__WHAT NEEDS TO BE DONE__
Please restate the listing that follows without changing anything.

━━ PROVIDED RECORDS ━━

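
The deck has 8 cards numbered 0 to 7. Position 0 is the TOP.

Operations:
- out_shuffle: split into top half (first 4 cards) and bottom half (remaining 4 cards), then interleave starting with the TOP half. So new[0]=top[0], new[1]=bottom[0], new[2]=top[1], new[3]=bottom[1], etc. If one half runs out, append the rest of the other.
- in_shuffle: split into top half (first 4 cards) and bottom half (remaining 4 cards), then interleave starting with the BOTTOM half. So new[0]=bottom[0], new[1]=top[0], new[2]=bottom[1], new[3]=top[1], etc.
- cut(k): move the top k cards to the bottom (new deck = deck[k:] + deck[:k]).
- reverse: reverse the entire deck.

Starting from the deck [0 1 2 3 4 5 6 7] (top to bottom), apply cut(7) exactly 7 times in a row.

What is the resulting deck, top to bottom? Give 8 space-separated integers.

After op 1 (cut(7)): [7 0 1 2 3 4 5 6]
After op 2 (cut(7)): [6 7 0 1 2 3 4 5]
After op 3 (cut(7)): [5 6 7 0 1 2 3 4]
After op 4 (cut(7)): [4 5 6 7 0 1 2 3]
After op 5 (cut(7)): [3 4 5 6 7 0 1 2]
After op 6 (cut(7)): [2 3 4 5 6 7 0 1]
After op 7 (cut(7)): [1 2 3 4 5 6 7 0]

Answer: 1 2 3 4 5 6 7 0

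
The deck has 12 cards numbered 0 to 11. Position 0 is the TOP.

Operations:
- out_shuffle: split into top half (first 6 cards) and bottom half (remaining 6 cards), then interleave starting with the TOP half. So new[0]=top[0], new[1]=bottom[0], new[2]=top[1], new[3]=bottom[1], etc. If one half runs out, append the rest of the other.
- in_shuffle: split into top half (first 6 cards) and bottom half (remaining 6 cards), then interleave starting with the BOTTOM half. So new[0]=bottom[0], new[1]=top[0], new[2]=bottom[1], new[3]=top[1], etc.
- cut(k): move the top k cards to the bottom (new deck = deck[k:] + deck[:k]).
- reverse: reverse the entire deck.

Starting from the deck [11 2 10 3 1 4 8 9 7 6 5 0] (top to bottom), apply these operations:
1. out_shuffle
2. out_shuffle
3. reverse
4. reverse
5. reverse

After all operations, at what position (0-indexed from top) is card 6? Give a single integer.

After op 1 (out_shuffle): [11 8 2 9 10 7 3 6 1 5 4 0]
After op 2 (out_shuffle): [11 3 8 6 2 1 9 5 10 4 7 0]
After op 3 (reverse): [0 7 4 10 5 9 1 2 6 8 3 11]
After op 4 (reverse): [11 3 8 6 2 1 9 5 10 4 7 0]
After op 5 (reverse): [0 7 4 10 5 9 1 2 6 8 3 11]
Card 6 is at position 8.

Answer: 8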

━━━

__EXERCISE OUTPUT__
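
The deck has 8 cards numbered 0 to 7. Position 0 is the TOP.

Operations:
- out_shuffle: split into top half (first 4 cards) and bottom half (remaining 4 cards), then interleave starting with the TOP half. So new[0]=top[0], new[1]=bottom[0], new[2]=top[1], new[3]=bottom[1], etc. If one half runs out, append the rest of the other.
- in_shuffle: split into top half (first 4 cards) and bottom half (remaining 4 cards), then interleave starting with the BOTTOM half. So new[0]=bottom[0], new[1]=top[0], new[2]=bottom[1], new[3]=top[1], etc.
- cut(k): move the top k cards to the bottom (new deck = deck[k:] + deck[:k]).
- reverse: reverse the entire deck.

Starting from the deck [0 1 2 3 4 5 6 7] (top to bottom), apply cut(7) exactly 7 times in a row.

What is the resulting deck, top to bottom? Give 8 space-separated integers.

After op 1 (cut(7)): [7 0 1 2 3 4 5 6]
After op 2 (cut(7)): [6 7 0 1 2 3 4 5]
After op 3 (cut(7)): [5 6 7 0 1 2 3 4]
After op 4 (cut(7)): [4 5 6 7 0 1 2 3]
After op 5 (cut(7)): [3 4 5 6 7 0 1 2]
After op 6 (cut(7)): [2 3 4 5 6 7 0 1]
After op 7 (cut(7)): [1 2 3 4 5 6 7 0]

Answer: 1 2 3 4 5 6 7 0

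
The deck has 12 cards numbered 0 to 11. Position 0 is the TOP.

Operations:
- out_shuffle: split into top half (first 6 cards) and bottom half (remaining 6 cards), then interleave starting with the TOP half. So new[0]=top[0], new[1]=bottom[0], new[2]=top[1], new[3]=bottom[1], etc. If one half runs out, append the rest of the other.
- in_shuffle: split into top half (first 6 cards) and bottom half (remaining 6 cards), then interleave starting with the BOTTOM half. So new[0]=bottom[0], new[1]=top[0], new[2]=bottom[1], new[3]=top[1], etc.
- cut(k): move the top k cards to the bottom (new deck = deck[k:] + deck[:k]).
- reverse: reverse the entire deck.

Starting from the deck [11 2 10 3 1 4 8 9 7 6 5 0] (top to bottom), apply these operations:
1. out_shuffle
2. out_shuffle
3. reverse
4. reverse
5. reverse

After all operations, at what position (0-indexed from top) is card 6? Give a single integer.

After op 1 (out_shuffle): [11 8 2 9 10 7 3 6 1 5 4 0]
After op 2 (out_shuffle): [11 3 8 6 2 1 9 5 10 4 7 0]
After op 3 (reverse): [0 7 4 10 5 9 1 2 6 8 3 11]
After op 4 (reverse): [11 3 8 6 2 1 9 5 10 4 7 0]
After op 5 (reverse): [0 7 4 10 5 9 1 2 6 8 3 11]
Card 6 is at position 8.

Answer: 8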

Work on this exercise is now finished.